[Collected data]
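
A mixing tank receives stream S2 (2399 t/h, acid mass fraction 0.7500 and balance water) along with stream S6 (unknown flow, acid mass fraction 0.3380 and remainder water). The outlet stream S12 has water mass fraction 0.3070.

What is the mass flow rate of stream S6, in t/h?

Let S6 be the unknown flow. Total out = 2399 + S6.
water balance: 599.75 + 0.662·S6 = 0.307·(2399 + S6)
(0.662 − 0.307)·S6 = 0.307×2399 − 599.75 = 136.74
S6 = 136.74 / 0.355 = 385.19 t/h

385.2 t/h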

**Prompt**
None of the records may be left out; each is to be restated exactly.

**Written response**
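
A mixing tank receives stream S2 (2399 t/h, acid mass fraction 0.7500 and balance water) along with stream S6 (unknown flow, acid mass fraction 0.3380 and remainder water). The outlet stream S12 has water mass fraction 0.3070.

What is the mass flow rate of stream S6, in t/h?

Let S6 be the unknown flow. Total out = 2399 + S6.
water balance: 599.75 + 0.662·S6 = 0.307·(2399 + S6)
(0.662 − 0.307)·S6 = 0.307×2399 − 599.75 = 136.74
S6 = 136.74 / 0.355 = 385.19 t/h

385.2 t/h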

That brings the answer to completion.